_TASK DESCRIPTION_
Return a word-for-word copy of the complete listing below.

_RECORD EXTRACTS_

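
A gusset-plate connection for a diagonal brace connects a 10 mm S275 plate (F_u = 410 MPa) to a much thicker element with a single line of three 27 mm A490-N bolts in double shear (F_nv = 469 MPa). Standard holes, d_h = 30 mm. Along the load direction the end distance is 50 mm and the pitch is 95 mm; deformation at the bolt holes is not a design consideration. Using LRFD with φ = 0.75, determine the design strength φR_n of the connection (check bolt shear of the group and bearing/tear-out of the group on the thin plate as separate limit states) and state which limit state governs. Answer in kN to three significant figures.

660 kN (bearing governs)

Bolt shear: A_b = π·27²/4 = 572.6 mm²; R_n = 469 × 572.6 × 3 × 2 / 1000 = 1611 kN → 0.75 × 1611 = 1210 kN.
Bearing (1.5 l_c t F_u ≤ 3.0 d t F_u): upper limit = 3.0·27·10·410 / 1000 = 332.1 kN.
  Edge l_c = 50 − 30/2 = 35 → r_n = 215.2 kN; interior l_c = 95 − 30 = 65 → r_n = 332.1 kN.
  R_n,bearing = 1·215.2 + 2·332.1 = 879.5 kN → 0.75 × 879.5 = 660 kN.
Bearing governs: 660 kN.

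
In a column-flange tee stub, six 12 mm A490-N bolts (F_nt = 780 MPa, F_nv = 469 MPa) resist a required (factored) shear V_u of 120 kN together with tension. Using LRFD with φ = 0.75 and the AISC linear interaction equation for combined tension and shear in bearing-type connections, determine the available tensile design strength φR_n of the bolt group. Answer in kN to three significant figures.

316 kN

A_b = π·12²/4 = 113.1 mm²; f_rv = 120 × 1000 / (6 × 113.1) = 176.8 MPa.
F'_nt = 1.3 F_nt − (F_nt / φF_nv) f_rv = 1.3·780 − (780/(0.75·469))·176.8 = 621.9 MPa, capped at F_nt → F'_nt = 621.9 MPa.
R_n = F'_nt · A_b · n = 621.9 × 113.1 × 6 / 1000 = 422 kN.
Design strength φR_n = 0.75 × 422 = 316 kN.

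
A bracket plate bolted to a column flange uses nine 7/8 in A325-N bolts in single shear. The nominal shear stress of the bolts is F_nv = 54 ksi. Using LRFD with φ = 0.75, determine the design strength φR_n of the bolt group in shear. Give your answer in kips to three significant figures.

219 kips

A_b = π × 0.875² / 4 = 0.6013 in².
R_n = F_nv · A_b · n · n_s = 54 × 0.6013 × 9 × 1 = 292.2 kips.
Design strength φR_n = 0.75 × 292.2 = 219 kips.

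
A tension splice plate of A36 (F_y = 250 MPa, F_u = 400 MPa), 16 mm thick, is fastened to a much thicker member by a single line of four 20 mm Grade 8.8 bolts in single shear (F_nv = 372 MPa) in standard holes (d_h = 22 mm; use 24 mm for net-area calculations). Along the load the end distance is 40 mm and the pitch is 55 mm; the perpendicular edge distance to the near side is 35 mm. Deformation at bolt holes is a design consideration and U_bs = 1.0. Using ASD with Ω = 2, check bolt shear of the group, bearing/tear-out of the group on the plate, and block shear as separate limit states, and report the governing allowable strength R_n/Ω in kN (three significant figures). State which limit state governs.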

_ANSWER TO THIS PROBLEM_
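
A gusset-plate connection for a diagonal brace connects a 10 mm S275 plate (F_u = 410 MPa) to a much thicker element with a single line of three 27 mm A490-N bolts in double shear (F_nv = 469 MPa). Standard holes, d_h = 30 mm. Along the load direction the end distance is 50 mm and the pitch is 95 mm; deformation at the bolt holes is not a design consideration. Using LRFD with φ = 0.75, determine the design strength φR_n of the connection (check bolt shear of the group and bearing/tear-out of the group on the thin plate as separate limit states) and state which limit state governs. Answer in kN to three significant figures.

660 kN (bearing governs)

Bolt shear: A_b = π·27²/4 = 572.6 mm²; R_n = 469 × 572.6 × 3 × 2 / 1000 = 1611 kN → 0.75 × 1611 = 1210 kN.
Bearing (1.5 l_c t F_u ≤ 3.0 d t F_u): upper limit = 3.0·27·10·410 / 1000 = 332.1 kN.
  Edge l_c = 50 − 30/2 = 35 → r_n = 215.2 kN; interior l_c = 95 − 30 = 65 → r_n = 332.1 kN.
  R_n,bearing = 1·215.2 + 2·332.1 = 879.5 kN → 0.75 × 879.5 = 660 kN.
Bearing governs: 660 kN.

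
In a column-flange tee stub, six 12 mm A490-N bolts (F_nt = 780 MPa, F_nv = 469 MPa) resist a required (factored) shear V_u of 120 kN together with tension. Using LRFD with φ = 0.75 and the AISC linear interaction equation for combined tension and shear in bearing-type connections, determine the available tensile design strength φR_n of the bolt group. Answer in kN to three significant figures.

316 kN

A_b = π·12²/4 = 113.1 mm²; f_rv = 120 × 1000 / (6 × 113.1) = 176.8 MPa.
F'_nt = 1.3 F_nt − (F_nt / φF_nv) f_rv = 1.3·780 − (780/(0.75·469))·176.8 = 621.9 MPa, capped at F_nt → F'_nt = 621.9 MPa.
R_n = F'_nt · A_b · n = 621.9 × 113.1 × 6 / 1000 = 422 kN.
Design strength φR_n = 0.75 × 422 = 316 kN.

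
A bracket plate bolted to a column flange uses nine 7/8 in A325-N bolts in single shear. The nominal shear stress of the bolts is F_nv = 54 ksi. Using LRFD with φ = 0.75, determine the design strength φR_n of the bolt group in shear. Give your answer in kips to three significant figures.

219 kips

A_b = π × 0.875² / 4 = 0.6013 in².
R_n = F_nv · A_b · n · n_s = 54 × 0.6013 × 9 × 1 = 292.2 kips.
Design strength φR_n = 0.75 × 292.2 = 219 kips.

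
A tension splice plate of A36 (F_y = 250 MPa, F_u = 400 MPa), 16 mm thick, is fastened to a much thicker member by a single line of four 20 mm Grade 8.8 bolts in single shear (F_nv = 372 MPa) in standard holes (d_h = 22 mm; use 24 mm for net-area calculations). Along the load the end distance is 40 mm and the pitch is 55 mm; the perpendicular edge distance to the near side is 35 mm. Deformation at bolt holes is a design consideration and U_bs = 1.0. Using ASD with Ω = 2, check bolt shear of the group, bearing/tear-out of the group on the plate, and block shear as separate limit states, and report the governing allowable strength R_n/Ω in kN (three significant figures). State which limit state governs.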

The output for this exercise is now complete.